=== REQUIREMENT ===
After repeating the line containing "7. 'bdcbcac'", stop; until then, repeat each line of the listing below exactly, starting with the first.

=== THE INPUT ===
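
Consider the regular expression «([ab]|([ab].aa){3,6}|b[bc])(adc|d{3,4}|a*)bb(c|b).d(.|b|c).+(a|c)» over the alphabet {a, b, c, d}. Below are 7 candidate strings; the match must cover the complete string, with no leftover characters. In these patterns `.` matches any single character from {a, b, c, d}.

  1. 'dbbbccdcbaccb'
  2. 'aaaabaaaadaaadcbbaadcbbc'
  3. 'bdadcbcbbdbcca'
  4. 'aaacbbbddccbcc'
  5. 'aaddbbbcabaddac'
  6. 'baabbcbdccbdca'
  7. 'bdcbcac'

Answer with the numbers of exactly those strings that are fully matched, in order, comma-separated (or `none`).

1 → no match
2 → no match
3 → no match
4 → no match
5 → no match
6 → match
7 → no match

6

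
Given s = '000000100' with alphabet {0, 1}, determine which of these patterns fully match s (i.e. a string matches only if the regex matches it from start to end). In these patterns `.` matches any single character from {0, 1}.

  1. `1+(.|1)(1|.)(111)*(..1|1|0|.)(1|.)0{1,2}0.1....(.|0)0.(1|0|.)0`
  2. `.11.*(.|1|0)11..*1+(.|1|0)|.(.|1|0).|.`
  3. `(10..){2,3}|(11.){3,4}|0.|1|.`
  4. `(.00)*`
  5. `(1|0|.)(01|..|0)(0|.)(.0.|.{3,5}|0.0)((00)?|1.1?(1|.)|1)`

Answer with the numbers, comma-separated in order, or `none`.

4, 5

1 → no match — must start with '1'
2 → no match
3 → no match
4 → match
5 → match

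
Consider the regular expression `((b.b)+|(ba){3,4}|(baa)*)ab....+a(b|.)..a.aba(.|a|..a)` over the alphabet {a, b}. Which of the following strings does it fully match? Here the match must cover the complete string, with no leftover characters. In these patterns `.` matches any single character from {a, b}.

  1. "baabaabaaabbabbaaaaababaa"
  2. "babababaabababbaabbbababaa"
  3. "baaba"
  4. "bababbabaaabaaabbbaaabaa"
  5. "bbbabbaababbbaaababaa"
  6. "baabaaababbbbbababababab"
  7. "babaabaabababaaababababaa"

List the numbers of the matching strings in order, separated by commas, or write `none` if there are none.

1, 2, 4, 5, 6

1 → match
2 → match
3 → no match
4 → match
5 → match
6 → match
7 → no match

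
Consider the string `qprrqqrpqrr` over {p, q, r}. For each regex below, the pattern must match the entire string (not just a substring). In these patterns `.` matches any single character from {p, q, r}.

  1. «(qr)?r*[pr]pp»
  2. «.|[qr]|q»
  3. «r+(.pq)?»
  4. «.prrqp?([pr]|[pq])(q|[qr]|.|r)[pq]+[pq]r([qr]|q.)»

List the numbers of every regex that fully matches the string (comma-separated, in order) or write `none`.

4

1 → no match — must end with `pp`
2 → no match
3 → no match — must start with `r`
4 → match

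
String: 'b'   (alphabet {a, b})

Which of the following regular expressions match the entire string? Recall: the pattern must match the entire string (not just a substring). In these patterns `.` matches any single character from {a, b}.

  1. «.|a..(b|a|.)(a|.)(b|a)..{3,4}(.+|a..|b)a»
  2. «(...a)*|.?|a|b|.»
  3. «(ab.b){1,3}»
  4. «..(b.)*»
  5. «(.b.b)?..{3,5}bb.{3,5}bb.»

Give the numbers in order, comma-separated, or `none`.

1 → match
2 → match
3 → no match — must start with 'ab'
4 → no match
5 → no match

1, 2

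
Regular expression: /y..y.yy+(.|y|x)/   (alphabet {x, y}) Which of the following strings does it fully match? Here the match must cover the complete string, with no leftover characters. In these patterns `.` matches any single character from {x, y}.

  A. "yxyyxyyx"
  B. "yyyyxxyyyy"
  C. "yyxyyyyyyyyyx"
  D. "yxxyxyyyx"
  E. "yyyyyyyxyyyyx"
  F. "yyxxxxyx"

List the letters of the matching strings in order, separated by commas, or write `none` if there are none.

A, C, D

A → match
B → no match
C → match
D → match
E → no match
F → no match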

=== EXERCISE RESULT ===
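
Consider the regular expression «([ab]|([ab].aa){3,6}|b[bc])(adc|d{3,4}|a*)bb(c|b).d(.|b|c).+(a|c)» over the alphabet {a, b, c, d}. Below are 7 candidate strings; the match must cover the complete string, with no leftover characters. In these patterns `.` matches any single character from {a, b, c, d}.

  1. 'dbbbccdcbaccb'
  2. 'aaaabaaaadaaadcbbaadcbbc'
  3. 'bdadcbcbbdbcca'
  4. 'aaacbbbddccbcc'
  5. 'aaddbbbcabaddac'
  6. 'baabbcbdccbdca'
  7. 'bdcbcac'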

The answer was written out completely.